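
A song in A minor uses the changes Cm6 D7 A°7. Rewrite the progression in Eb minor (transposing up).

A minor up to Eb minor is a diminished fifth; each chord root moves by that interval while the quality stays the same.
Cm6: root C up a diminished fifth → Gb, giving Gbm6.
D7: root D up a diminished fifth → Ab, giving Ab7.
A°7: root A up a diminished fifth → Eb, giving Eb°7.

Gbm6 Ab7 Eb°7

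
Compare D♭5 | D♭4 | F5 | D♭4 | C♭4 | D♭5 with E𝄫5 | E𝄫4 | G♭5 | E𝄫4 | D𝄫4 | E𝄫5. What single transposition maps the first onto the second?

Take the first pair: Db5 → Ebb5. D to E spans 2 letter names, so the interval is some kind of second.
Db5 to Ebb5 is 1 semitone, which makes it a minor second; the second version is higher, so the direction is up.
Checking another pair — Db5 → Ebb5 — gives the same interval.

up a minor second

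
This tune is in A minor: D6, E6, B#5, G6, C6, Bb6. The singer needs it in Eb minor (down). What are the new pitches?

Ab5 Bb5 F#5 Db6 Gb5 Fb6

A minor to Eb minor down is an augmented fourth, so every note moves down by that interval.
D6 gives Ab5
E6 gives Bb5
B#5 gives F#5
G6 gives Db6
C6 gives Gb5
Bb6 gives Fb6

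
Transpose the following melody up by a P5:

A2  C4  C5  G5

A perfect fifth up from A2 gives E3.
A perfect fifth up from C4 gives G4.
C5 up a perfect fifth is G5.
G5 up a perfect fifth is D6.

E3 G4 G5 D6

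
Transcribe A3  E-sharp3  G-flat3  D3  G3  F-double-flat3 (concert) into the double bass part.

A4 E#4 Gb4 D4 G4 Fbb4

The double bass sounds a perfect octave below written, so the written part must be a perfect octave above concert — transpose each note up.
A3 becomes A4
E#3 becomes E#4
Gb3 becomes Gb4
D3 becomes D4
G3 becomes G4
Fbb3 becomes Fbb4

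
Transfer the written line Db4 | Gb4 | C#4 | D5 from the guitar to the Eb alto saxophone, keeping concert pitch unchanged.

Bb3 Eb4 A#3 B4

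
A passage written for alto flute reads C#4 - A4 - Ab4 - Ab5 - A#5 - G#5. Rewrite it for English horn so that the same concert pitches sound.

D#4 B4 Bb4 Bb5 B#5 A#5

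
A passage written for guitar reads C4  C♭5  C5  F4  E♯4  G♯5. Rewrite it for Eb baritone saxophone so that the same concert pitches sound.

First find concert pitch: the guitar sounds a perfect octave below written, so C4 C♭5 C5 F4 E♯4 G♯5 sounds C3 Cb4 C4 F3 E#3 G#4.
Then write for Eb baritone saxophone: it sounds a major thirteenth below written, so the part must be a major thirteenth above concert.
C3 → A4
Cb4 → Ab5
C4 → A5
F3 → D5
E#3 → C##5
G#4 → E#6

A4 Ab5 A5 D5 C##5 E#6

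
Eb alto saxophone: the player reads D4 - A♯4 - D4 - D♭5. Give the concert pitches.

The Eb alto saxophone sounds a major sixth below written, so transpose each written note down a major sixth.
D4 gives F3
A#4 gives C#4
D4 gives F3
Db5 gives Fb4

F3 C#4 F3 Fb4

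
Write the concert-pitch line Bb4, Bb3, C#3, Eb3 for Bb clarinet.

C5 C4 D#3 F3

Written C4 sounds as Bb3 on the Bb clarinet, so concert pitches are written a major second up.
Bb4 gives C5
Bb3 gives C4
C#3 gives D#3
Eb3 gives F3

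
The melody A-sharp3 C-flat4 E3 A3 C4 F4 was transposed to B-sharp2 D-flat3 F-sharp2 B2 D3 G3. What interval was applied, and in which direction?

down a minor seventh

Take the first pair: A#3 → B#2. A to B spans 7 letter names, so the interval is some kind of seventh.
B#2 to A#3 is 10 semitones, which makes it a minor seventh; the second version is lower, so the direction is down.
Checking another pair — F4 → G3 — gives the same interval.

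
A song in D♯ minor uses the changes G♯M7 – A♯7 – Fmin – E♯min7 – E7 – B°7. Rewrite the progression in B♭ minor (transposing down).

D♯ minor down to B♭ minor is an augmented third; each chord root moves by that interval while the quality stays the same.
G♯M7: root G♯ down an augmented third → Eb, giving EbM7.
A♯7: root A♯ down an augmented third → F, giving F7.
Fmin: root F down an augmented third → Dbb, giving Dbbmin.
E♯min7: root E♯ down an augmented third → C, giving Cmin7.
E7: root E down an augmented third → Cb, giving Cb7.
B°7: root B down an augmented third → Gb, giving Gb°7.

EbM7 F7 Dbbmin Cmin7 Cb7 Gb°7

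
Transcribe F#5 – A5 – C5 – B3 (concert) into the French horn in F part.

Written C4 sounds as F3 on the French horn in F, so concert pitches are written a perfect fifth up.
F#5 -> C#6
A5 -> E6
C5 -> G5
B3 -> F#4

C#6 E6 G5 F#4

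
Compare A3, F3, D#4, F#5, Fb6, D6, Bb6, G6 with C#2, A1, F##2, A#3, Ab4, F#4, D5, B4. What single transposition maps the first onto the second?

down a minor thirteenth

Take the first pair: A3 → C#2. A to C spans 13 letter names, so the interval is some kind of thirteenth.
C#2 to A3 is 20 semitones, which makes it a minor thirteenth; the second version is lower, so the direction is down.
Checking another pair — G6 → B4 — gives the same interval.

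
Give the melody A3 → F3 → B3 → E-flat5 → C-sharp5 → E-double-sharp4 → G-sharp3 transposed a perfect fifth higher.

A3 gives E4
F3 gives C4
B3 gives F#4
Eb5 gives Bb5
C#5 gives G#5
E##4 gives B##4
G#3 gives D#4

E4 C4 F#4 Bb5 G#5 B##4 D#4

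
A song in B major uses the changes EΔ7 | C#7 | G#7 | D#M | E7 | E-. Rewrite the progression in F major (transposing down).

BbΔ7 G7 D7 AM Bb7 Bb-

B major down to F major is an augmented fourth; each chord root moves by that interval while the quality stays the same.
EΔ7: root E down an augmented fourth → Bb, giving BbΔ7.
C#7: root C# down an augmented fourth → G, giving G7.
G#7: root G# down an augmented fourth → D, giving D7.
D#M: root D# down an augmented fourth → A, giving AM.
E7: root E down an augmented fourth → Bb, giving Bb7.
E-: root E down an augmented fourth → Bb, giving Bb-.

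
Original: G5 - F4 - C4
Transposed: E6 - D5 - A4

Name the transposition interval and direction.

Take the first pair: G5 → E6. G to E spans 6 letter names, so the interval is some kind of sixth.
G5 to E6 is 9 semitones, which makes it a major sixth; the second version is higher, so the direction is up.
Checking another pair — C4 → A4 — gives the same interval.

up a major sixth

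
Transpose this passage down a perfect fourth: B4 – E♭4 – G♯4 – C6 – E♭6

F#4 Bb3 D#4 G5 Bb5

B4 down a perfect fourth is F#4.
Eb4: a fourth down reaches B, and 5 semitones makes it Bb3.
A perfect fourth down from G#4 gives D#4.
C6: a fourth down reaches G, and 5 semitones makes it G5.
Eb6 down a perfect fourth is Bb5.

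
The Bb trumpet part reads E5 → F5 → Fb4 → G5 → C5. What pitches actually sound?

D5 Eb5 Ebb4 F5 Bb4

Written C4 on the Bb trumpet sounds as Bb3, a major second lower; apply that shift to every note.
E5 gives D5
F5 gives Eb5
Fb4 gives Ebb4
G5 gives F5
C5 gives Bb4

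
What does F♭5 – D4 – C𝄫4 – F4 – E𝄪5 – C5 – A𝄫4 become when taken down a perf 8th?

Fb4 D3 Cbb3 F3 E##4 C4 Abb3

Fb5 down a perfect octave is Fb4.
D4 down a perfect octave is D3.
A perfect octave down from Cbb4 gives Cbb3.
F4: an octave down reaches F, and 12 semitones makes it F3.
E##5: an octave down reaches E, and 12 semitones makes it E##4.
A perfect octave down from C5 gives C4.
Abb4: an octave down reaches A, and 12 semitones makes it Abb3.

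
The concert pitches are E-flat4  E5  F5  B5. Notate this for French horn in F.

Bb4 B5 C6 F#6

Written C4 sounds as F3 on the French horn in F, so concert pitches are written a perfect fifth up.
Eb4 to Bb4
E5 to B5
F5 to C6
B5 to F#6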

- - - - -

Task objective: Could you set down exactly the lines above, from the one containing "The concert pitches are" through the last, including both and nothing else?

Problem solution:
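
The concert pitches are E-flat4  E5  F5  B5. Notate this for French horn in F.

Bb4 B5 C6 F#6

Written C4 sounds as F3 on the French horn in F, so concert pitches are written a perfect fifth up.
Eb4 to Bb4
E5 to B5
F5 to C6
B5 to F#6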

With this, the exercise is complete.